--- INPUT Enclosed Below ---

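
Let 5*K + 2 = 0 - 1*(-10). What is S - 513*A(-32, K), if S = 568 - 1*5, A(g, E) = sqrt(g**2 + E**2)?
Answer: 563 - 4104*sqrt(401)/5 ≈ -15874.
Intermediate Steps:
K = 8/5 (K = -2/5 + (0 - 1*(-10))/5 = -2/5 + (0 + 10)/5 = -2/5 + (1/5)*10 = -2/5 + 2 = 8/5 ≈ 1.6000)
A(g, E) = sqrt(E**2 + g**2)
S = 563 (S = 568 - 5 = 563)
S - 513*A(-32, K) = 563 - 513*sqrt((8/5)**2 + (-32)**2) = 563 - 513*sqrt(64/25 + 1024) = 563 - 4104*sqrt(401)/5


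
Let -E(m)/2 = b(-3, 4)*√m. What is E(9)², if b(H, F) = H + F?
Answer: 36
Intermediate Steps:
b(H, F) = F + H
E(m) = -2*√m (E(m) = -2*(4 - 3)*√m = -2*√m)
E(9)² = (-2*√9)² = (-2*3)² = (-6)² = 36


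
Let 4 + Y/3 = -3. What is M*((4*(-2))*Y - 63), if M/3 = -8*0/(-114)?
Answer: 0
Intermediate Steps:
Y = -21 (Y = -12 + 3*(-3) = -12 - 9 = -21)
M = 0 (M = 3*(-8*0/(-114)) = 3*(0*(-1/114)) = 3*0 = 0)
M*((4*(-2))*Y - 63) = 0*((4*(-2))*(-21) - 63) = 0*(-8*(-21) - 63) = 0*(168 - 63) = 0*105 = 0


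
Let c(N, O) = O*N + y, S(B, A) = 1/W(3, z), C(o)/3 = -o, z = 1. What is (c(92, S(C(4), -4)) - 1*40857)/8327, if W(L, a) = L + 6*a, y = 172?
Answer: -366073/74943 ≈ -4.8847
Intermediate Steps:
C(o) = -3*o (C(o) = 3*(-o) = -3*o)
S(B, A) = ⅑ (S(B, A) = 1/(3 + 6*1) = 1/(3 + 6) = 1/9 = ⅑)
c(N, O) = 172 + N*O (c(N, O) = O*N + 172 = N*O + 172 = 172 + N*O)
(c(92, S(C(4), -4)) - 1*40857)/8327 = ((172 + 92*(⅑)) - 1*40857)/8327 = ((172 + 92/9) - 40857)*(1/8327) = (1640/9 - 40857)*(1/8327) = -366073/9*1/8327 = -366073/74943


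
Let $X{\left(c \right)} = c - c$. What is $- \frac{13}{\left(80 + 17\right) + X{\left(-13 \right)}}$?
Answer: $- \frac{13}{97} \approx -0.13402$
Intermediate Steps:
$X{\left(c \right)} = 0$
$- \frac{13}{\left(80 + 17\right) + X{\left(-13 \right)}} = - \frac{13}{\left(80 + 17\right) + 0} = - \frac{13}{97 + 0} = - \frac{13}{97}$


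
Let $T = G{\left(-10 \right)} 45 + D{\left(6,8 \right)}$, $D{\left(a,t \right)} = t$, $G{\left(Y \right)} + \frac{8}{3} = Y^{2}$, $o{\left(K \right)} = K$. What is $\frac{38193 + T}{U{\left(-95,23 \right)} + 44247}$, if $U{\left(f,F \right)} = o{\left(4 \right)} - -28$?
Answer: $\frac{42581}{44279} \approx 0.96165$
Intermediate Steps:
$G{\left(Y \right)} = - \frac{8}{3} + Y^{2}$
$U{\left(f,F \right)} = 32$ ($U{\left(f,F \right)} = 4 - -28 = 4 + 28 = 32$)
$T = 4388$ ($T = \left(- \frac{8}{3} + \left(-10\right)^{2}\right) 45 + 8 = \left(- \frac{8}{3} + 100\right) 45 + 8 = \frac{292}{3} \cdot 45 + 8 = 4380 + 8 = 4388$)
$\frac{38193 + T}{U{\left(-95,23 \right)} + 44247} = \frac{38193 + 4388}{32 + 44247} = \frac{42581}{44279}$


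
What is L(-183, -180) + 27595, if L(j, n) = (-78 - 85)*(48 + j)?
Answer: 49600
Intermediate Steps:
L(j, n) = -7824 - 163*j (L(j, n) = -163*(48 + j) = -7824 - 163*j)
L(-183, -180) + 27595 = (-7824 - 163*(-183)) + 27595 = (-7824 + 29829) + 27595 = 22005 + 27595 = 49600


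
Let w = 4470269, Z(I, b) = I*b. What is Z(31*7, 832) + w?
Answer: 4650813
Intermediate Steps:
Z(31*7, 832) + w = (31*7)*832 + 4470269 = 217*832 + 4470269 = 180544 + 4470269 = 4650813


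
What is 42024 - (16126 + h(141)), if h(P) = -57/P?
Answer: 1217225/47 ≈ 25898.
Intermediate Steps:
42024 - (16126 + h(141)) = 42024 - (16126 - 57/141) = 42024 - (16126 - 57*1/141) = 42024 - (16126 - 19/47) = 42024 - 1*757903/47 = 42024 - 757903/47 = 1217225/47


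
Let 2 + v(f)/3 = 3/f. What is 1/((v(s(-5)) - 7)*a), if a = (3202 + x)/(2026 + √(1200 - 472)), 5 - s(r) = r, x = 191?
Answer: -20260/410553 - 20*√182/410553 ≈ -0.050005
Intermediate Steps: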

--- End of Enclosed INPUT ---

TO DO. Would you return every line of the data above exactly?

EXERCISE RESPONSE.
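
Let 5*K + 2 = 0 - 1*(-10). What is S - 513*A(-32, K), if S = 568 - 1*5, A(g, E) = sqrt(g**2 + E**2)?
Answer: 563 - 4104*sqrt(401)/5 ≈ -15874.
Intermediate Steps:
K = 8/5 (K = -2/5 + (0 - 1*(-10))/5 = -2/5 + (0 + 10)/5 = -2/5 + (1/5)*10 = -2/5 + 2 = 8/5 ≈ 1.6000)
A(g, E) = sqrt(E**2 + g**2)
S = 563 (S = 568 - 5 = 563)
S - 513*A(-32, K) = 563 - 513*sqrt((8/5)**2 + (-32)**2) = 563 - 513*sqrt(64/25 + 1024) = 563 - 4104*sqrt(401)/5


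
Let -E(m)/2 = b(-3, 4)*√m. What is E(9)², if b(H, F) = H + F?
Answer: 36
Intermediate Steps:
b(H, F) = F + H
E(m) = -2*√m (E(m) = -2*(4 - 3)*√m = -2*√m)
E(9)² = (-2*√9)² = (-2*3)² = (-6)² = 36


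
Let 4 + Y/3 = -3. What is M*((4*(-2))*Y - 63), if M/3 = -8*0/(-114)?
Answer: 0
Intermediate Steps:
Y = -21 (Y = -12 + 3*(-3) = -12 - 9 = -21)
M = 0 (M = 3*(-8*0/(-114)) = 3*(0*(-1/114)) = 3*0 = 0)
M*((4*(-2))*Y - 63) = 0*((4*(-2))*(-21) - 63) = 0*(-8*(-21) - 63) = 0*(168 - 63) = 0*105 = 0


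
Let c(N, O) = O*N + y, S(B, A) = 1/W(3, z), C(o)/3 = -o, z = 1. What is (c(92, S(C(4), -4)) - 1*40857)/8327, if W(L, a) = L + 6*a, y = 172?
Answer: -366073/74943 ≈ -4.8847
Intermediate Steps:
C(o) = -3*o (C(o) = 3*(-o) = -3*o)
S(B, A) = ⅑ (S(B, A) = 1/(3 + 6*1) = 1/(3 + 6) = 1/9 = ⅑)
c(N, O) = 172 + N*O (c(N, O) = O*N + 172 = N*O + 172 = 172 + N*O)
(c(92, S(C(4), -4)) - 1*40857)/8327 = ((172 + 92*(⅑)) - 1*40857)/8327 = ((172 + 92/9) - 40857)*(1/8327) = (1640/9 - 40857)*(1/8327) = -366073/9*1/8327 = -366073/74943


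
Let $X{\left(c \right)} = c - c$. What is $- \frac{13}{\left(80 + 17\right) + X{\left(-13 \right)}}$?
Answer: $- \frac{13}{97} \approx -0.13402$
Intermediate Steps:
$X{\left(c \right)} = 0$
$- \frac{13}{\left(80 + 17\right) + X{\left(-13 \right)}} = - \frac{13}{\left(80 + 17\right) + 0} = - \frac{13}{97 + 0} = - \frac{13}{97}$


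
Let $T = G{\left(-10 \right)} 45 + D{\left(6,8 \right)}$, $D{\left(a,t \right)} = t$, $G{\left(Y \right)} + \frac{8}{3} = Y^{2}$, $o{\left(K \right)} = K$. What is $\frac{38193 + T}{U{\left(-95,23 \right)} + 44247}$, if $U{\left(f,F \right)} = o{\left(4 \right)} - -28$?
Answer: $\frac{42581}{44279} \approx 0.96165$
Intermediate Steps:
$G{\left(Y \right)} = - \frac{8}{3} + Y^{2}$
$U{\left(f,F \right)} = 32$ ($U{\left(f,F \right)} = 4 - -28 = 4 + 28 = 32$)
$T = 4388$ ($T = \left(- \frac{8}{3} + \left(-10\right)^{2}\right) 45 + 8 = \left(- \frac{8}{3} + 100\right) 45 + 8 = \frac{292}{3} \cdot 45 + 8 = 4380 + 8 = 4388$)
$\frac{38193 + T}{U{\left(-95,23 \right)} + 44247} = \frac{38193 + 4388}{32 + 44247} = \frac{42581}{44279}$


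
What is L(-183, -180) + 27595, if L(j, n) = (-78 - 85)*(48 + j)?
Answer: 49600
Intermediate Steps:
L(j, n) = -7824 - 163*j (L(j, n) = -163*(48 + j) = -7824 - 163*j)
L(-183, -180) + 27595 = (-7824 - 163*(-183)) + 27595 = (-7824 + 29829) + 27595 = 22005 + 27595 = 49600


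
Let w = 4470269, Z(I, b) = I*b. What is Z(31*7, 832) + w?
Answer: 4650813
Intermediate Steps:
Z(31*7, 832) + w = (31*7)*832 + 4470269 = 217*832 + 4470269 = 180544 + 4470269 = 4650813


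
What is 42024 - (16126 + h(141)), if h(P) = -57/P?
Answer: 1217225/47 ≈ 25898.
Intermediate Steps:
42024 - (16126 + h(141)) = 42024 - (16126 - 57/141) = 42024 - (16126 - 57*1/141) = 42024 - (16126 - 19/47) = 42024 - 1*757903/47 = 42024 - 757903/47 = 1217225/47


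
Let 2 + v(f)/3 = 3/f. What is 1/((v(s(-5)) - 7)*a), if a = (3202 + x)/(2026 + √(1200 - 472)), 5 - s(r) = r, x = 191?
Answer: -20260/410553 - 20*√182/410553 ≈ -0.050005
Intermediate Steps: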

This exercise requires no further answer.